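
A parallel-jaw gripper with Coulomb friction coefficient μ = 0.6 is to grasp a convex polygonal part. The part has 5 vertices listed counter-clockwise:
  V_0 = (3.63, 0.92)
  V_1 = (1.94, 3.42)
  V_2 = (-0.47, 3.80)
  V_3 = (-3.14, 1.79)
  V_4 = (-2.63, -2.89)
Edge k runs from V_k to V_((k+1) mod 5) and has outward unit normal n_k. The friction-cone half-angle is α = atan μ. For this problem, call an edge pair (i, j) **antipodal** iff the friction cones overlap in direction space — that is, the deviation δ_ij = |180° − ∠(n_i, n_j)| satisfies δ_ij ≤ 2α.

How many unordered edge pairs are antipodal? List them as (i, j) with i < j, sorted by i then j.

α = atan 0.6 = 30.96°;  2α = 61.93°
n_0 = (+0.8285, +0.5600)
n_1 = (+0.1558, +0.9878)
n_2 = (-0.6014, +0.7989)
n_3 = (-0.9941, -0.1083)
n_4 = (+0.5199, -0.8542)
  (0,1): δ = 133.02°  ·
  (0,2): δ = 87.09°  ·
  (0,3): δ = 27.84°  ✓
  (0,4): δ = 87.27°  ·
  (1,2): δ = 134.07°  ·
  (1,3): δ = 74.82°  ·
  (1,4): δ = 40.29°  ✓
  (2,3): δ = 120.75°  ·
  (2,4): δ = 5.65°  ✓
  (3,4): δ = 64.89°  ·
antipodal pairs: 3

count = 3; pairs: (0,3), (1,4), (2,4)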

==========

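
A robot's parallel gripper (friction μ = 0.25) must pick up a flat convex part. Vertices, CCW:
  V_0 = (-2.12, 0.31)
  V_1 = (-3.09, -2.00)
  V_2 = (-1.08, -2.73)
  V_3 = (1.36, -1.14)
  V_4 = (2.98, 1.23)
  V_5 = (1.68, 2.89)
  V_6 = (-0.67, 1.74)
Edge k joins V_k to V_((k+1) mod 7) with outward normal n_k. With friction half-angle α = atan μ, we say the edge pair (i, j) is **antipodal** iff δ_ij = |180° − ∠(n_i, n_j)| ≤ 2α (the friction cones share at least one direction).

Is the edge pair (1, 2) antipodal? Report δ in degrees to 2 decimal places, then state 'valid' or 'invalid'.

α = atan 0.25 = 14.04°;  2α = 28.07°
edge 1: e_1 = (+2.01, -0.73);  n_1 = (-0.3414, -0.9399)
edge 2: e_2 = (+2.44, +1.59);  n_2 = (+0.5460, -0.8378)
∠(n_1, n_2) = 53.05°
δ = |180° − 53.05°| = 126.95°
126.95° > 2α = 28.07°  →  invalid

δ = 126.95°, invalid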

==========

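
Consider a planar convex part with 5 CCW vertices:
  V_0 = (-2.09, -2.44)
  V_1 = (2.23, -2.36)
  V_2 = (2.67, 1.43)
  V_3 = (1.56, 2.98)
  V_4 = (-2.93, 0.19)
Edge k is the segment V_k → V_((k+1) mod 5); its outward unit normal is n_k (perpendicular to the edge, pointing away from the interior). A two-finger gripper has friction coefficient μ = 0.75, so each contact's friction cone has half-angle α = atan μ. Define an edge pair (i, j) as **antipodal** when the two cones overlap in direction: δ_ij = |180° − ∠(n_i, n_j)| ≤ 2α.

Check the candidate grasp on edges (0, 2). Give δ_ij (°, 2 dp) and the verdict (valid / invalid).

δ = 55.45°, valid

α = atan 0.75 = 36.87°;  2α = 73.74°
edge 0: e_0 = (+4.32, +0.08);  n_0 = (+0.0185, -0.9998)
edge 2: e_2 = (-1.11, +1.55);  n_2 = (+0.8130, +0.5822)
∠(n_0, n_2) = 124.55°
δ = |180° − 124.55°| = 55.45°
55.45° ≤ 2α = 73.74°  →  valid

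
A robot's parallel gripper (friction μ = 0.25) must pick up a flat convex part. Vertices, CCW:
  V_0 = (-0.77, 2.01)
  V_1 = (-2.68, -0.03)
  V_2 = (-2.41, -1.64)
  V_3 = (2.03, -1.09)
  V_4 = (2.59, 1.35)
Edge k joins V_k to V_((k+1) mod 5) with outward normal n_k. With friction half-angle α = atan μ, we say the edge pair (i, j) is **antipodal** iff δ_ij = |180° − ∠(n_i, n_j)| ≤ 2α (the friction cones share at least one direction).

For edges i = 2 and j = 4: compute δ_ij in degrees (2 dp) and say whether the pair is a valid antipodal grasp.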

==========

Directions for this task:
Select and copy each line from the data that includes the word "joins".

Task result:
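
Edge k joins V_k to V_((k+1) mod 7) with outward normal n_k. With friction half-angle α = atan μ, we say the edge pair (i, j) is **antipodal** iff δ_ij = |180° − ∠(n_i, n_j)| ≤ 2α (the friction cones share at least one direction).
Edge k joins V_k to V_((k+1) mod 5) with outward normal n_k. With friction half-angle α = atan μ, we say the edge pair (i, j) is **antipodal** iff δ_ij = |180° − ∠(n_i, n_j)| ≤ 2α (the friction cones share at least one direction).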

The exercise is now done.